*** Records to use ***

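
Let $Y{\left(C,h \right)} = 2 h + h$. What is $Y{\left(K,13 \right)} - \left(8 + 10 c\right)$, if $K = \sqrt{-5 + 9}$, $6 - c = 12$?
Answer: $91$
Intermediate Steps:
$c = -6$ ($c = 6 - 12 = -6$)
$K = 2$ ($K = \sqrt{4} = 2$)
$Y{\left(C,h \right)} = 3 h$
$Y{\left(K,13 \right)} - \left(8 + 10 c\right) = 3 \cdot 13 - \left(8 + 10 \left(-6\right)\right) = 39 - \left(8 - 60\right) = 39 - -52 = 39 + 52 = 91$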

*** End of Records to use ***
*** Records to use ***

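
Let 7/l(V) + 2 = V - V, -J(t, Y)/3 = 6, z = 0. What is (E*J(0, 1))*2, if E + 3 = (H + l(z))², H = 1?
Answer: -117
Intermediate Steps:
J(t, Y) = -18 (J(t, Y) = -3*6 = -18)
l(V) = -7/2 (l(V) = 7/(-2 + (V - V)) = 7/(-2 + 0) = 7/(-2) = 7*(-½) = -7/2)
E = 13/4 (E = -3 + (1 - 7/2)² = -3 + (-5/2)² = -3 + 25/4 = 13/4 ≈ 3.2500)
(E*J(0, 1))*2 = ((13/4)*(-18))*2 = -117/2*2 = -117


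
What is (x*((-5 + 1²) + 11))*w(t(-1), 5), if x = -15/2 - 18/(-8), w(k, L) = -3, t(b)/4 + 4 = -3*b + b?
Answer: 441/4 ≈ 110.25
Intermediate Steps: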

*** End of Records to use ***

Your task
Within the entries above, report how many lines contain the word "What"; the figure is all that is wanted.

Exercise output
3